About this task ->
Reproduce, word for word, every line starting at the line that contains "Use linear interpolation: position" and ending with the final line of the entries.
+++++
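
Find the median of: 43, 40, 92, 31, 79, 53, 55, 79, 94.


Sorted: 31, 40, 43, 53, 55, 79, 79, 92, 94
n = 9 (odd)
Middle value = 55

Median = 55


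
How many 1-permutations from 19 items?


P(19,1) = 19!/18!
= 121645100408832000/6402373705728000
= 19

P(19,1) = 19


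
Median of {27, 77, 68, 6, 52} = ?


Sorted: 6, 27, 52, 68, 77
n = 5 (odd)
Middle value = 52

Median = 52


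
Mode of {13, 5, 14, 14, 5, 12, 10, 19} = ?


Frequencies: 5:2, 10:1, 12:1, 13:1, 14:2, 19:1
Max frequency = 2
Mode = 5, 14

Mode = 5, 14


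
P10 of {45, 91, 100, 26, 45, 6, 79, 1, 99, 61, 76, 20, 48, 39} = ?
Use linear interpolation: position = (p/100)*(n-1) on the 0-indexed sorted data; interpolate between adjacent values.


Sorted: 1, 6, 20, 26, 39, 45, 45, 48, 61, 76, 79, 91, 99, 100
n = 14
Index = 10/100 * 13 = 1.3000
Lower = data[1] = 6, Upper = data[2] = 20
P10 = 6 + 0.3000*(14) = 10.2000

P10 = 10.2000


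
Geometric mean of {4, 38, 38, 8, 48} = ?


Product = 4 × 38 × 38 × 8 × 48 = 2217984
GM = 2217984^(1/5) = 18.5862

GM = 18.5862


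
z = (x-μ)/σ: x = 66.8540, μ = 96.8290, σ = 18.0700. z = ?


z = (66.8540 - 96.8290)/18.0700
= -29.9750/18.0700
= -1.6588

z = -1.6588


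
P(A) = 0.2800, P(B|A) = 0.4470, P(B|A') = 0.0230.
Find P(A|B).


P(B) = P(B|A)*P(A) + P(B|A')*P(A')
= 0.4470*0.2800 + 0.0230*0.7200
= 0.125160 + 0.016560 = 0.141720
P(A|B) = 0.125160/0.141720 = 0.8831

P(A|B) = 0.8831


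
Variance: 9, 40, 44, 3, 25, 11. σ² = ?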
+++++
Reply ->
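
Use linear interpolation: position = (p/100)*(n-1) on the 0-indexed sorted data; interpolate between adjacent values.


Sorted: 1, 6, 20, 26, 39, 45, 45, 48, 61, 76, 79, 91, 99, 100
n = 14
Index = 10/100 * 13 = 1.3000
Lower = data[1] = 6, Upper = data[2] = 20
P10 = 6 + 0.3000*(14) = 10.2000

P10 = 10.2000


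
Geometric mean of {4, 38, 38, 8, 48} = ?


Product = 4 × 38 × 38 × 8 × 48 = 2217984
GM = 2217984^(1/5) = 18.5862

GM = 18.5862


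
z = (x-μ)/σ: x = 66.8540, μ = 96.8290, σ = 18.0700. z = ?


z = (66.8540 - 96.8290)/18.0700
= -29.9750/18.0700
= -1.6588

z = -1.6588


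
P(A) = 0.2800, P(B|A) = 0.4470, P(B|A') = 0.0230.
Find P(A|B).


P(B) = P(B|A)*P(A) + P(B|A')*P(A')
= 0.4470*0.2800 + 0.0230*0.7200
= 0.125160 + 0.016560 = 0.141720
P(A|B) = 0.125160/0.141720 = 0.8831

P(A|B) = 0.8831


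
Variance: 9, 40, 44, 3, 25, 11. σ² = ?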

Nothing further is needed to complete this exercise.